▸ **Available records**:
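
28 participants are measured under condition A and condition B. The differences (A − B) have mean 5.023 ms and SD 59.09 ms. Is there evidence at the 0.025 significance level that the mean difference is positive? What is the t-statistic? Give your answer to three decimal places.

0.450

H0: μ_d = 0; H1: μ_d > 0 (paired t-test on the differences, right-tailed).
t = d̄/(s_d/√n) = 5.023/(59.09/√28) = 0.450
df = n − 1 = 27
p-value = P(T ≥ 0.450) ≈ 0.3282
Since p ≈ 0.3282 > α = 0.025, fail to reject H0; the data do not provide sufficient evidence against H0.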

▸ **What to produce**:
Reproduce the entire listing so that it matches the original in every line.

▸ **Result of the exercise**:
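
28 participants are measured under condition A and condition B. The differences (A − B) have mean 5.023 ms and SD 59.09 ms. Is there evidence at the 0.025 significance level that the mean difference is positive? What is the t-statistic? Give your answer to three decimal places.

0.450

H0: μ_d = 0; H1: μ_d > 0 (paired t-test on the differences, right-tailed).
t = d̄/(s_d/√n) = 5.023/(59.09/√28) = 0.450
df = n − 1 = 27
p-value = P(T ≥ 0.450) ≈ 0.3282
Since p ≈ 0.3282 > α = 0.025, fail to reject H0; the data do not provide sufficient evidence against H0.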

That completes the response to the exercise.